---------- Source material

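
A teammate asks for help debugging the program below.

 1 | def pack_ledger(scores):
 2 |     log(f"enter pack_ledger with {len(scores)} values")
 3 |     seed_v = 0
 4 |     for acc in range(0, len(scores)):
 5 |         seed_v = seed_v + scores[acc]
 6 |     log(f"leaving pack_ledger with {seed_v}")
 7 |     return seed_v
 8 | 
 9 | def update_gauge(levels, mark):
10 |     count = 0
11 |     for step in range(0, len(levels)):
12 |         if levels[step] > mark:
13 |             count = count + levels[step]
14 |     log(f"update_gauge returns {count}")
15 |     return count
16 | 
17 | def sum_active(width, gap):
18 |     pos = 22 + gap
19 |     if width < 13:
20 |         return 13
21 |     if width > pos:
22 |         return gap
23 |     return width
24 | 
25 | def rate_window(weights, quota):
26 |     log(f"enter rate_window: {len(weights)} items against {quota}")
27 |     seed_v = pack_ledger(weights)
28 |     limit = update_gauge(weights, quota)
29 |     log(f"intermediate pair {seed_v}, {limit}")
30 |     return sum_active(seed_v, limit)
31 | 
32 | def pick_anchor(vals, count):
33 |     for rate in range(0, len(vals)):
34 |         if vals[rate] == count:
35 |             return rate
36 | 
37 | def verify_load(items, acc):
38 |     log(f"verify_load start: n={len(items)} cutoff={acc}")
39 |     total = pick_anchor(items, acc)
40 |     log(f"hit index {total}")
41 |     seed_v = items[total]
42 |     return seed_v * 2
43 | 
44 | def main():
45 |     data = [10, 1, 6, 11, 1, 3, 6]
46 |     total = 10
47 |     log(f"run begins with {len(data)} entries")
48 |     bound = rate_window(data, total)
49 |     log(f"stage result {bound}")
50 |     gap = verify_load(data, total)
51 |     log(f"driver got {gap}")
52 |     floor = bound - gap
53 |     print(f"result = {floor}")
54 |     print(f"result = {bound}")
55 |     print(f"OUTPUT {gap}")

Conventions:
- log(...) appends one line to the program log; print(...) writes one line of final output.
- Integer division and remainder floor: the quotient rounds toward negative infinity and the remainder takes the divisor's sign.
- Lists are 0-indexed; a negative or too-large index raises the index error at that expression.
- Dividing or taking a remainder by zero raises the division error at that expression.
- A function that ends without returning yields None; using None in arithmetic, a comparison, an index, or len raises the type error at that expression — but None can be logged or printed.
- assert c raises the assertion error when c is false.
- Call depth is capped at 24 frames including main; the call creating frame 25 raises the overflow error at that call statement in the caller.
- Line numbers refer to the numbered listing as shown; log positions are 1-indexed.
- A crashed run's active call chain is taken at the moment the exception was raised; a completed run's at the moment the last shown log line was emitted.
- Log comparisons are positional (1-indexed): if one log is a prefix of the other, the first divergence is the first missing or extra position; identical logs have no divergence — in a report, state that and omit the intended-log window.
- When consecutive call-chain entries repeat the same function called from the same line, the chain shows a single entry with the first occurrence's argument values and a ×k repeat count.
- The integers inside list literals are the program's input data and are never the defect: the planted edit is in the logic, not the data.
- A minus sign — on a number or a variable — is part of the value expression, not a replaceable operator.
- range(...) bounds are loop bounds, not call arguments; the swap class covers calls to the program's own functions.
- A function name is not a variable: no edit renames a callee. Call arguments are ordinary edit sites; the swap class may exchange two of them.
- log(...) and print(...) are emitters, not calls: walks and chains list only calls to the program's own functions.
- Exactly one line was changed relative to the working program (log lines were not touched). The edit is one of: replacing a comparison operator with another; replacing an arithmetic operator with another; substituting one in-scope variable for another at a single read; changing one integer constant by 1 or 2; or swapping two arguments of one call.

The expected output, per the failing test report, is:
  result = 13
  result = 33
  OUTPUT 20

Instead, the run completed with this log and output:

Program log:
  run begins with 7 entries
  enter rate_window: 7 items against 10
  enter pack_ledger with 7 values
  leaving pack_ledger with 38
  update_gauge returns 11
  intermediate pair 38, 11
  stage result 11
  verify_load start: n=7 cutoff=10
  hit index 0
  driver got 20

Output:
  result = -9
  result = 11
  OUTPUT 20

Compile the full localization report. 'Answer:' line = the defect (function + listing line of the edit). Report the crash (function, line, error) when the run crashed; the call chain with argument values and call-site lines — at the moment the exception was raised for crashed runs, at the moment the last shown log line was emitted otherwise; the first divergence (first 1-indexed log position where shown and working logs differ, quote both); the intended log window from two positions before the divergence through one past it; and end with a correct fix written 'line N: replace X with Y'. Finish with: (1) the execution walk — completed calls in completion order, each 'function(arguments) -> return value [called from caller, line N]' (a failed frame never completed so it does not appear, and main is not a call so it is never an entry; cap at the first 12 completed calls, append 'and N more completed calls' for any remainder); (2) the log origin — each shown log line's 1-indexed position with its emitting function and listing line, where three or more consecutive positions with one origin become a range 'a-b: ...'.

Answer: the defect is in sum_active at line 22.
Key fact: Log line 7 is where behavior first shows: 'stage result 11' appears instead of 'stage result 33'.
Call chain: main.
First divergence: position 7; shown 'stage result 11' vs intended 'stage result 33'.
Intended log window:
  5: update_gauge returns 11
  6: intermediate pair 38, 11
  7: stage result 33
  8: verify_load start: n=7 cutoff=10
Execution walk:
  pack_ledger([10, 1, 6, 11, 1, 3, 6]) -> 38  [called from rate_window, line 27]
  update_gauge([10, 1, 6, 11, 1, 3, 6], 10) -> 11  [called from rate_window, line 28]
  sum_active(38, 11) -> 11  [called from rate_window, line 30]
  rate_window([10, 1, 6, 11, 1, 3, 6], 10) -> 11  [called from main, line 48]
  pick_anchor([10, 1, 6, 11, 1, 3, 6], 10) -> 0  [called from verify_load, line 39]
  verify_load([10, 1, 6, 11, 1, 3, 6], 10) -> 20  [called from main, line 50]
Log line origins:
  1 — main, line 47
  2 — rate_window, line 26
  3 — pack_ledger, line 2
  4 — pack_ledger, line 6
  5 — update_gauge, line 14
  6 — rate_window, line 29
  7 — main, line 49
  8 — verify_load, line 38
  9 — verify_load, line 40
  10 — main, line 51
A correct fix: line 22: replace `gap` with `pos`.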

--------------------

## Goal of the exercise
Beginning with the first line above, transcribe all of the data exactly.

## Answer box
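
A teammate asks for help debugging the program below.

 1 | def pack_ledger(scores):
 2 |     log(f"enter pack_ledger with {len(scores)} values")
 3 |     seed_v = 0
 4 |     for acc in range(0, len(scores)):
 5 |         seed_v = seed_v + scores[acc]
 6 |     log(f"leaving pack_ledger with {seed_v}")
 7 |     return seed_v
 8 | 
 9 | def update_gauge(levels, mark):
10 |     count = 0
11 |     for step in range(0, len(levels)):
12 |         if levels[step] > mark:
13 |             count = count + levels[step]
14 |     log(f"update_gauge returns {count}")
15 |     return count
16 | 
17 | def sum_active(width, gap):
18 |     pos = 22 + gap
19 |     if width < 13:
20 |         return 13
21 |     if width > pos:
22 |         return gap
23 |     return width
24 | 
25 | def rate_window(weights, quota):
26 |     log(f"enter rate_window: {len(weights)} items against {quota}")
27 |     seed_v = pack_ledger(weights)
28 |     limit = update_gauge(weights, quota)
29 |     log(f"intermediate pair {seed_v}, {limit}")
30 |     return sum_active(seed_v, limit)
31 | 
32 | def pick_anchor(vals, count):
33 |     for rate in range(0, len(vals)):
34 |         if vals[rate] == count:
35 |             return rate
36 | 
37 | def verify_load(items, acc):
38 |     log(f"verify_load start: n={len(items)} cutoff={acc}")
39 |     total = pick_anchor(items, acc)
40 |     log(f"hit index {total}")
41 |     seed_v = items[total]
42 |     return seed_v * 2
43 | 
44 | def main():
45 |     data = [10, 1, 6, 11, 1, 3, 6]
46 |     total = 10
47 |     log(f"run begins with {len(data)} entries")
48 |     bound = rate_window(data, total)
49 |     log(f"stage result {bound}")
50 |     gap = verify_load(data, total)
51 |     log(f"driver got {gap}")
52 |     floor = bound - gap
53 |     print(f"result = {floor}")
54 |     print(f"result = {bound}")
55 |     print(f"OUTPUT {gap}")

Conventions:
- log(...) appends one line to the program log; print(...) writes one line of final output.
- Integer division and remainder floor: the quotient rounds toward negative infinity and the remainder takes the divisor's sign.
- Lists are 0-indexed; a negative or too-large index raises the index error at that expression.
- Dividing or taking a remainder by zero raises the division error at that expression.
- A function that ends without returning yields None; using None in arithmetic, a comparison, an index, or len raises the type error at that expression — but None can be logged or printed.
- assert c raises the assertion error when c is false.
- Call depth is capped at 24 frames including main; the call creating frame 25 raises the overflow error at that call statement in the caller.
- Line numbers refer to the numbered listing as shown; log positions are 1-indexed.
- A crashed run's active call chain is taken at the moment the exception was raised; a completed run's at the moment the last shown log line was emitted.
- Log comparisons are positional (1-indexed): if one log is a prefix of the other, the first divergence is the first missing or extra position; identical logs have no divergence — in a report, state that and omit the intended-log window.
- When consecutive call-chain entries repeat the same function called from the same line, the chain shows a single entry with the first occurrence's argument values and a ×k repeat count.
- The integers inside list literals are the program's input data and are never the defect: the planted edit is in the logic, not the data.
- A minus sign — on a number or a variable — is part of the value expression, not a replaceable operator.
- range(...) bounds are loop bounds, not call arguments; the swap class covers calls to the program's own functions.
- A function name is not a variable: no edit renames a callee. Call arguments are ordinary edit sites; the swap class may exchange two of them.
- log(...) and print(...) are emitters, not calls: walks and chains list only calls to the program's own functions.
- Exactly one line was changed relative to the working program (log lines were not touched). The edit is one of: replacing a comparison operator with another; replacing an arithmetic operator with another; substituting one in-scope variable for another at a single read; changing one integer constant by 1 or 2; or swapping two arguments of one call.

The expected output, per the failing test report, is:
  result = 13
  result = 33
  OUTPUT 20

Instead, the run completed with this log and output:

Program log:
  run begins with 7 entries
  enter rate_window: 7 items against 10
  enter pack_ledger with 7 values
  leaving pack_ledger with 38
  update_gauge returns 11
  intermediate pair 38, 11
  stage result 11
  verify_load start: n=7 cutoff=10
  hit index 0
  driver got 20

Output:
  result = -9
  result = 11
  OUTPUT 20

Compile the full localization report. 'Answer:' line = the defect (function + listing line of the edit). Report the crash (function, line, error) when the run crashed; the call chain with argument values and call-site lines — at the moment the exception was raised for crashed runs, at the moment the last shown log line was emitted otherwise; the first divergence (first 1-indexed log position where shown and working logs differ, quote both); the intended log window from two positions before the divergence through one past it; and end with a correct fix written 'line N: replace X with Y'. Finish with: (1) the execution walk — completed calls in completion order, each 'function(arguments) -> return value [called from caller, line N]' (a failed frame never completed so it does not appear, and main is not a call so it is never an entry; cap at the first 12 completed calls, append 'and N more completed calls' for any remainder); (2) the log origin — each shown log line's 1-indexed position with its emitting function and listing line, where three or more consecutive positions with one origin become a range 'a-b: ...'.

Answer: the defect is in sum_active at line 22.
Key fact: Log line 7 is where behavior first shows: 'stage result 11' appears instead of 'stage result 33'.
Call chain: main.
First divergence: position 7; shown 'stage result 11' vs intended 'stage result 33'.
Intended log window:
  5: update_gauge returns 11
  6: intermediate pair 38, 11
  7: stage result 33
  8: verify_load start: n=7 cutoff=10
Execution walk:
  pack_ledger([10, 1, 6, 11, 1, 3, 6]) -> 38  [called from rate_window, line 27]
  update_gauge([10, 1, 6, 11, 1, 3, 6], 10) -> 11  [called from rate_window, line 28]
  sum_active(38, 11) -> 11  [called from rate_window, line 30]
  rate_window([10, 1, 6, 11, 1, 3, 6], 10) -> 11  [called from main, line 48]
  pick_anchor([10, 1, 6, 11, 1, 3, 6], 10) -> 0  [called from verify_load, line 39]
  verify_load([10, 1, 6, 11, 1, 3, 6], 10) -> 20  [called from main, line 50]
Log line origins:
  1 — main, line 47
  2 — rate_window, line 26
  3 — pack_ledger, line 2
  4 — pack_ledger, line 6
  5 — update_gauge, line 14
  6 — rate_window, line 29
  7 — main, line 49
  8 — verify_load, line 38
  9 — verify_load, line 40
  10 — main, line 51
A correct fix: line 22: replace `gap` with `pos`.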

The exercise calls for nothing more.